→ Entries supplied:

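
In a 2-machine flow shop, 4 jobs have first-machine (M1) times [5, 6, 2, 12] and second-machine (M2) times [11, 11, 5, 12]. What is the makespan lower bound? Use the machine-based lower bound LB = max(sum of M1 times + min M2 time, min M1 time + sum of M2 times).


LB1 = sum(M1 times) + min(M2 times) = 25 + 5 = 30
LB2 = min(M1 times) + sum(M2 times) = 2 + 39 = 41
Lower bound = max(LB1, LB2) = max(30, 41) = 41

41


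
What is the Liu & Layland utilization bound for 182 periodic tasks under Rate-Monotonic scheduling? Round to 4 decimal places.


Compute 2^(1/182) = 1.0038157625
Subtract 1: 1.0038157625 - 1 = 0.0038157625
Multiply by n: 182 * 0.0038157625 = 0.6944687750
Round to 4 dp: 0.6945

0.6945


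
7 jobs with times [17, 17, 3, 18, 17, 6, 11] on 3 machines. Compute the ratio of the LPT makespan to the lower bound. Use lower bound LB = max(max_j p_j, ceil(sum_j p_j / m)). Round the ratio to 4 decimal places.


LPT order: [18, 17, 17, 17, 11, 6, 3]
Machine loads after assignment: [27, 34, 28]
LPT makespan = 34
Lower bound = max(max_job, ceil(total/3)) = max(18, 30) = 30
Ratio = 34 / 30 = 1.1333

1.1333


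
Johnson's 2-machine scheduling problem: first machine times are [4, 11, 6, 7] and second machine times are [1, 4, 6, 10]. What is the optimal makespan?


Apply Johnson's rule:
  Group 1 (a <= b): [(3, 6, 6), (4, 7, 10)]
  Group 2 (a > b): [(2, 11, 4), (1, 4, 1)]
Optimal job order: [3, 4, 2, 1]
Schedule:
  Job 3: M1 done at 6, M2 done at 12
  Job 4: M1 done at 13, M2 done at 23
  Job 2: M1 done at 24, M2 done at 28
  Job 1: M1 done at 28, M2 done at 29
Makespan = 29

29


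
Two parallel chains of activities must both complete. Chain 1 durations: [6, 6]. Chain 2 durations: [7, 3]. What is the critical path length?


Path A total = 6 + 6 = 12
Path B total = 7 + 3 = 10
Critical path = longest path = max(12, 10) = 12

12


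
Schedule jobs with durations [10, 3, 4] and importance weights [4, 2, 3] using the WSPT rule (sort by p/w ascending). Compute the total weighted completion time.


Compute p/w ratios and sort ascending (WSPT): [(4, 3), (3, 2), (10, 4)]
Compute weighted completion times:
  Job (p=4,w=3): C=4, w*C=3*4=12
  Job (p=3,w=2): C=7, w*C=2*7=14
  Job (p=10,w=4): C=17, w*C=4*17=68
Total weighted completion time = 94

94


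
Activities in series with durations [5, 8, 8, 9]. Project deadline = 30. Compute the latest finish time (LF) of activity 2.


LF(activity 2) = deadline - sum of successor durations
Successors: activities 3 through 4 with durations [8, 9]
Sum of successor durations = 17
LF = 30 - 17 = 13

13


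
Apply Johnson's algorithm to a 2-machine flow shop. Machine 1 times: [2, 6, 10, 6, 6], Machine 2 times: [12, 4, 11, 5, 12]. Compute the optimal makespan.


Apply Johnson's rule:
  Group 1 (a <= b): [(1, 2, 12), (5, 6, 12), (3, 10, 11)]
  Group 2 (a > b): [(4, 6, 5), (2, 6, 4)]
Optimal job order: [1, 5, 3, 4, 2]
Schedule:
  Job 1: M1 done at 2, M2 done at 14
  Job 5: M1 done at 8, M2 done at 26
  Job 3: M1 done at 18, M2 done at 37
  Job 4: M1 done at 24, M2 done at 42
  Job 2: M1 done at 30, M2 done at 46
Makespan = 46

46


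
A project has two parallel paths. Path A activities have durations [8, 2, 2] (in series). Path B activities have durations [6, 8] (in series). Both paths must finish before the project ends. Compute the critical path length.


Path A total = 8 + 2 + 2 = 12
Path B total = 6 + 8 = 14
Critical path = longest path = max(12, 14) = 14

14


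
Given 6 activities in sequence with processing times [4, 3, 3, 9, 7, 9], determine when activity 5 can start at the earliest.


Activity 5 starts after activities 1 through 4 complete.
Predecessor durations: [4, 3, 3, 9]
ES = 4 + 3 + 3 + 9 = 19

19


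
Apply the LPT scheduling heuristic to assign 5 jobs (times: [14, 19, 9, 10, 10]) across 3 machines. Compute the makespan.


Sort jobs in decreasing order (LPT): [19, 14, 10, 10, 9]
Assign each job to the least loaded machine:
  Machine 1: jobs [19], load = 19
  Machine 2: jobs [14, 9], load = 23
  Machine 3: jobs [10, 10], load = 20
Makespan = max load = 23

23


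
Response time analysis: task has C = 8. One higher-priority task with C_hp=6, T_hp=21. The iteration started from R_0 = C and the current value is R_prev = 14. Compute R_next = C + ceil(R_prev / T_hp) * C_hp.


R_next = C + ceil(R_prev / T_hp) * C_hp
ceil(14 / 21) = ceil(0.6667) = 1
Interference = 1 * 6 = 6
R_next = 8 + 6 = 14
R_next = R_prev, so the iteration has converged (response time = 14).

14


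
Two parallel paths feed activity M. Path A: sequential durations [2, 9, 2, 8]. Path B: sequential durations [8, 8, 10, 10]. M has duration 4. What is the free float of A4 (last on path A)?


ES(A4) = sum of predecessors on chain A = 13
EF(A4) = ES + duration = 13 + 8 = 21
Successor of A4 is M. ES(M) = max(sum(A), sum(B)) = max(21, 36) = 36
Free float = ES(successor) - EF(current) = 36 - 21 = 15

15


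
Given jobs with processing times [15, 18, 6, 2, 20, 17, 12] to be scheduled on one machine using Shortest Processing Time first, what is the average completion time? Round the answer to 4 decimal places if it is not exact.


Sort jobs by processing time (SPT order): [2, 6, 12, 15, 17, 18, 20]
Compute completion times sequentially:
  Job 1: processing = 2, completes at 2
  Job 2: processing = 6, completes at 8
  Job 3: processing = 12, completes at 20
  Job 4: processing = 15, completes at 35
  Job 5: processing = 17, completes at 52
  Job 6: processing = 18, completes at 70
  Job 7: processing = 20, completes at 90
Sum of completion times = 277
Average completion time = 277/7 = 39.5714

39.5714


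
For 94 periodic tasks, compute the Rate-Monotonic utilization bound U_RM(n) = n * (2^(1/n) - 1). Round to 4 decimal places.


Compute 2^(1/94) = 1.0074011604
Subtract 1: 1.0074011604 - 1 = 0.0074011604
Multiply by n: 94 * 0.0074011604 = 0.6957090776
Round to 4 dp: 0.6957

0.6957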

→ Your goal: Word for word, write out the entries above again.

→ Response box:
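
In a 2-machine flow shop, 4 jobs have first-machine (M1) times [5, 6, 2, 12] and second-machine (M2) times [11, 11, 5, 12]. What is the makespan lower bound? Use the machine-based lower bound LB = max(sum of M1 times + min M2 time, min M1 time + sum of M2 times).


LB1 = sum(M1 times) + min(M2 times) = 25 + 5 = 30
LB2 = min(M1 times) + sum(M2 times) = 2 + 39 = 41
Lower bound = max(LB1, LB2) = max(30, 41) = 41

41


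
What is the Liu & Layland utilization bound for 182 periodic tasks under Rate-Monotonic scheduling? Round to 4 decimal places.


Compute 2^(1/182) = 1.0038157625
Subtract 1: 1.0038157625 - 1 = 0.0038157625
Multiply by n: 182 * 0.0038157625 = 0.6944687750
Round to 4 dp: 0.6945

0.6945


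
7 jobs with times [17, 17, 3, 18, 17, 6, 11] on 3 machines. Compute the ratio of the LPT makespan to the lower bound. Use lower bound LB = max(max_j p_j, ceil(sum_j p_j / m)). Round the ratio to 4 decimal places.


LPT order: [18, 17, 17, 17, 11, 6, 3]
Machine loads after assignment: [27, 34, 28]
LPT makespan = 34
Lower bound = max(max_job, ceil(total/3)) = max(18, 30) = 30
Ratio = 34 / 30 = 1.1333

1.1333


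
Johnson's 2-machine scheduling problem: first machine times are [4, 11, 6, 7] and second machine times are [1, 4, 6, 10]. What is the optimal makespan?


Apply Johnson's rule:
  Group 1 (a <= b): [(3, 6, 6), (4, 7, 10)]
  Group 2 (a > b): [(2, 11, 4), (1, 4, 1)]
Optimal job order: [3, 4, 2, 1]
Schedule:
  Job 3: M1 done at 6, M2 done at 12
  Job 4: M1 done at 13, M2 done at 23
  Job 2: M1 done at 24, M2 done at 28
  Job 1: M1 done at 28, M2 done at 29
Makespan = 29

29


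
Two parallel chains of activities must both complete. Chain 1 durations: [6, 6]. Chain 2 durations: [7, 3]. What is the critical path length?


Path A total = 6 + 6 = 12
Path B total = 7 + 3 = 10
Critical path = longest path = max(12, 10) = 12

12


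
Schedule jobs with durations [10, 3, 4] and importance weights [4, 2, 3] using the WSPT rule (sort by p/w ascending). Compute the total weighted completion time.


Compute p/w ratios and sort ascending (WSPT): [(4, 3), (3, 2), (10, 4)]
Compute weighted completion times:
  Job (p=4,w=3): C=4, w*C=3*4=12
  Job (p=3,w=2): C=7, w*C=2*7=14
  Job (p=10,w=4): C=17, w*C=4*17=68
Total weighted completion time = 94

94


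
Activities in series with durations [5, 8, 8, 9]. Project deadline = 30. Compute the latest finish time (LF) of activity 2.


LF(activity 2) = deadline - sum of successor durations
Successors: activities 3 through 4 with durations [8, 9]
Sum of successor durations = 17
LF = 30 - 17 = 13

13


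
Apply Johnson's algorithm to a 2-machine flow shop. Machine 1 times: [2, 6, 10, 6, 6], Machine 2 times: [12, 4, 11, 5, 12]. Compute the optimal makespan.


Apply Johnson's rule:
  Group 1 (a <= b): [(1, 2, 12), (5, 6, 12), (3, 10, 11)]
  Group 2 (a > b): [(4, 6, 5), (2, 6, 4)]
Optimal job order: [1, 5, 3, 4, 2]
Schedule:
  Job 1: M1 done at 2, M2 done at 14
  Job 5: M1 done at 8, M2 done at 26
  Job 3: M1 done at 18, M2 done at 37
  Job 4: M1 done at 24, M2 done at 42
  Job 2: M1 done at 30, M2 done at 46
Makespan = 46

46


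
A project has two parallel paths. Path A activities have durations [8, 2, 2] (in series). Path B activities have durations [6, 8] (in series). Both paths must finish before the project ends. Compute the critical path length.


Path A total = 8 + 2 + 2 = 12
Path B total = 6 + 8 = 14
Critical path = longest path = max(12, 14) = 14

14


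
Given 6 activities in sequence with processing times [4, 3, 3, 9, 7, 9], determine when activity 5 can start at the earliest.


Activity 5 starts after activities 1 through 4 complete.
Predecessor durations: [4, 3, 3, 9]
ES = 4 + 3 + 3 + 9 = 19

19


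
Apply the LPT scheduling heuristic to assign 5 jobs (times: [14, 19, 9, 10, 10]) across 3 machines. Compute the makespan.


Sort jobs in decreasing order (LPT): [19, 14, 10, 10, 9]
Assign each job to the least loaded machine:
  Machine 1: jobs [19], load = 19
  Machine 2: jobs [14, 9], load = 23
  Machine 3: jobs [10, 10], load = 20
Makespan = max load = 23

23


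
Response time analysis: task has C = 8. One higher-priority task with C_hp=6, T_hp=21. The iteration started from R_0 = C and the current value is R_prev = 14. Compute R_next = C + ceil(R_prev / T_hp) * C_hp.


R_next = C + ceil(R_prev / T_hp) * C_hp
ceil(14 / 21) = ceil(0.6667) = 1
Interference = 1 * 6 = 6
R_next = 8 + 6 = 14
R_next = R_prev, so the iteration has converged (response time = 14).

14


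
Two parallel paths feed activity M. Path A: sequential durations [2, 9, 2, 8]. Path B: sequential durations [8, 8, 10, 10]. M has duration 4. What is the free float of A4 (last on path A)?


ES(A4) = sum of predecessors on chain A = 13
EF(A4) = ES + duration = 13 + 8 = 21
Successor of A4 is M. ES(M) = max(sum(A), sum(B)) = max(21, 36) = 36
Free float = ES(successor) - EF(current) = 36 - 21 = 15

15


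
Given jobs with processing times [15, 18, 6, 2, 20, 17, 12] to be scheduled on one machine using Shortest Processing Time first, what is the average completion time? Round the answer to 4 decimal places if it is not exact.


Sort jobs by processing time (SPT order): [2, 6, 12, 15, 17, 18, 20]
Compute completion times sequentially:
  Job 1: processing = 2, completes at 2
  Job 2: processing = 6, completes at 8
  Job 3: processing = 12, completes at 20
  Job 4: processing = 15, completes at 35
  Job 5: processing = 17, completes at 52
  Job 6: processing = 18, completes at 70
  Job 7: processing = 20, completes at 90
Sum of completion times = 277
Average completion time = 277/7 = 39.5714

39.5714


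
For 94 periodic tasks, compute the Rate-Monotonic utilization bound U_RM(n) = n * (2^(1/n) - 1). Round to 4 decimal places.


Compute 2^(1/94) = 1.0074011604
Subtract 1: 1.0074011604 - 1 = 0.0074011604
Multiply by n: 94 * 0.0074011604 = 0.6957090776
Round to 4 dp: 0.6957

0.6957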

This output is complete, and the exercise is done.